→ **TASK REQUIREMENTS**: Report back each line of the records that contains the string "peak".

- Opening Delimiter -

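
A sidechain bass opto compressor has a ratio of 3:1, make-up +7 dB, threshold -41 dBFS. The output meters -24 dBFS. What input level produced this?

-11 dBFS

Remove make-up: -24 − 7 = -31 dBFS.
The compressed level sits -31 − (-41) = 10 dB over threshold.
Before 3:1 compression the overshoot was 10 × 3 = 30 dB, so input = -41 + 30 = -11 dBFS.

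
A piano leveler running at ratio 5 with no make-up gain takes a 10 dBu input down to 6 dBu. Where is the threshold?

5 dBu

Input is 5 dB above T (since output overshoot × R = input overshoot: (6 − T)·5 = 10 − T gives T = 5 dBu).
Check: 5 + (10 − 5)/5 = 5 + 1 = 6 dBu. ✓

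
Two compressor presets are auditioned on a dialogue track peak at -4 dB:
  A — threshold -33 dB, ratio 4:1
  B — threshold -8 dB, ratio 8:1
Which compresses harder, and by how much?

A: overshoot 29 dB → output overshoot 7.25 dB → GR 21.75 dB.
B: overshoot 4 dB → output overshoot 0.5 dB → GR 3.5 dB.
A applies 18.25 dB more gain reduction.

A, by 18.25 dB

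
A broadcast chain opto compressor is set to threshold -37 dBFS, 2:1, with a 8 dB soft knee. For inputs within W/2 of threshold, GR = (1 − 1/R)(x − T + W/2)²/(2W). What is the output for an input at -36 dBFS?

-36.78125 dBFS

x − T + W/2 = -36 − (-37) + 4 = 5.
GR = (1 − 1/2) × 5² / 16 = 0.5 × 25 / 16 = 0.78125 dB.
Output = -36 − 0.78125 = -36.78125 dBFS.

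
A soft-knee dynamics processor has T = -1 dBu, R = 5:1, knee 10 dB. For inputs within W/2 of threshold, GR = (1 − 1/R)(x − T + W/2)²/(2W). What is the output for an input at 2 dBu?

x − T + W/2 = 2 − (-1) + 5 = 8.
GR = (1 − 1/5) × 8² / 20 = 0.8 × 64 / 20 = 2.56 dB.
Output = 2 − 2.56 = -0.56 dBu.

-0.56 dBu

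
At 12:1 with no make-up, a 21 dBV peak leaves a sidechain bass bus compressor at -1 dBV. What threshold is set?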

- Closing Delimiter -

→ **REPLY**:
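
Two compressor presets are auditioned on a dialogue track peak at -4 dB:
At 12:1 with no make-up, a 21 dBV peak leaves a sidechain bass bus compressor at -1 dBV. What threshold is set?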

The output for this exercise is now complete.